__Your assignment__
This exercise calls for the line with "step 0: z = [-1]", the line with "Run the filter", and all lines between them in the material below, output exactly and with no other lines.
── Task input ──
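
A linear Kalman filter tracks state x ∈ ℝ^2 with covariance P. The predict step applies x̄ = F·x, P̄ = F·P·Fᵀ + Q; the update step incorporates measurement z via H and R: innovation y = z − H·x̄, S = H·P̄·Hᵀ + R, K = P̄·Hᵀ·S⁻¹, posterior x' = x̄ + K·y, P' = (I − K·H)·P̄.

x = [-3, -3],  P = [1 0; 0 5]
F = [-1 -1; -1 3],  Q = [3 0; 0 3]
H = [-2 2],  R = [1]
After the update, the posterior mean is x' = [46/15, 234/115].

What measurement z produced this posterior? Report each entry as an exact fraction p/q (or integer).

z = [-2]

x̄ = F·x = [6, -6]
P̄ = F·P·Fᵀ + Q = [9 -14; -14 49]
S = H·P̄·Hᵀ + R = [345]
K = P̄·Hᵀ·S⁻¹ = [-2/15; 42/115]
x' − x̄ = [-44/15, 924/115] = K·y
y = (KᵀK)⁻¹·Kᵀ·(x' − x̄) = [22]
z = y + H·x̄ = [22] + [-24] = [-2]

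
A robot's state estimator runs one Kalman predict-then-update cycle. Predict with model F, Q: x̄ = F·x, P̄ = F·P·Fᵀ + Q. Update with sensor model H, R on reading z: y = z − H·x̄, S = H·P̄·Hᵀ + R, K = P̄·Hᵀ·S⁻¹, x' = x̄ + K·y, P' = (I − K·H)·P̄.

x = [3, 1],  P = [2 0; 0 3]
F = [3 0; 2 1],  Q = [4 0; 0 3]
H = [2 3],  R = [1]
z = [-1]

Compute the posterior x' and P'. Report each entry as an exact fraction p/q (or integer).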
───
── Task input ──
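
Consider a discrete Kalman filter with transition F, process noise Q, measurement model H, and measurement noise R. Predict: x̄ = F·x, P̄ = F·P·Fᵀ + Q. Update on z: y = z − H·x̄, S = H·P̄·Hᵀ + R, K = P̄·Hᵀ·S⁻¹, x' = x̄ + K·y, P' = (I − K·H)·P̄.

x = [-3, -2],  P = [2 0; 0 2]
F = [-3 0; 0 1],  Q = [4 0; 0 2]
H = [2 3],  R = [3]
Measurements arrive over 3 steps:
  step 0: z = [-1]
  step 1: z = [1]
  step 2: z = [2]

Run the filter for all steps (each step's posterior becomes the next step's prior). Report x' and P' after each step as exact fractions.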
───
__Written response__
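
  step 0: z = [-1]
  step 1: z = [1]
  step 2: z = [2]

Run the filter for all steps (each step's posterior becomes the next step's prior). Report x' and P' after each step as exact fractions.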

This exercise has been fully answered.